• **WHAT NEEDS TO BE DONE**
The answer must consist only of the lines from the line with "Rankings, by ballot" to the line with "- 3 reviewers: Gamma", both included, exactly as they stand below.

[Dataset records]
--- START ---
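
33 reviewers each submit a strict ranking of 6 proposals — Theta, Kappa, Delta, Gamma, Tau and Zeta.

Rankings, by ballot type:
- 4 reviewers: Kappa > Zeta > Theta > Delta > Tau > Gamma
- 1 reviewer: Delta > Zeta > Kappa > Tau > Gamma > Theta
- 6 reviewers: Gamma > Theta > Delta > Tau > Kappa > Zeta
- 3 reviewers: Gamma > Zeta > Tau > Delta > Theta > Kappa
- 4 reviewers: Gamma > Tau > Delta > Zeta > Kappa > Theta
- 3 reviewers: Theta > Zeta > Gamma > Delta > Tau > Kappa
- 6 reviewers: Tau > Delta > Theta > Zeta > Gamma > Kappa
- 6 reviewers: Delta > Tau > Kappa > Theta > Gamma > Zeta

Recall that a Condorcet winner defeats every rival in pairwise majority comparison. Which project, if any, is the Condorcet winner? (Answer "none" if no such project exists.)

Pairwise majorities:
Theta vs Kappa: Theta, 18–15.
Theta vs Delta: Delta, 20–13.
Theta vs Gamma: Theta wins 19–14.
Theta vs Tau: Tau wins 20–13.
Theta vs Zeta: Theta wins 21–12.
Kappa vs Delta: Delta wins 29–4.
Kappa–Gamma: Gamma 22–11.
Kappa vs Tau: Tau wins 28–5.
Kappa vs Zeta: Zeta, 17–16.
Delta–Gamma: Delta 17–16.
Delta–Tau: Delta 20–13.
Delta vs Zeta: Delta wins 23–10.
Gamma–Tau: Tau 17–16.
Gamma vs Zeta: Gamma, 19–14.
Tau vs Zeta: Tau wins 22–11.
Only Delta has no losses; Delta is the Condorcet winner.

Delta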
--- END ---
• **TASK SOLUTION**
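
Rankings, by ballot type:
- 4 reviewers: Kappa > Zeta > Theta > Delta > Tau > Gamma
- 1 reviewer: Delta > Zeta > Kappa > Tau > Gamma > Theta
- 6 reviewers: Gamma > Theta > Delta > Tau > Kappa > Zeta
- 3 reviewers: Gamma > Zeta > Tau > Delta > Theta > Kappa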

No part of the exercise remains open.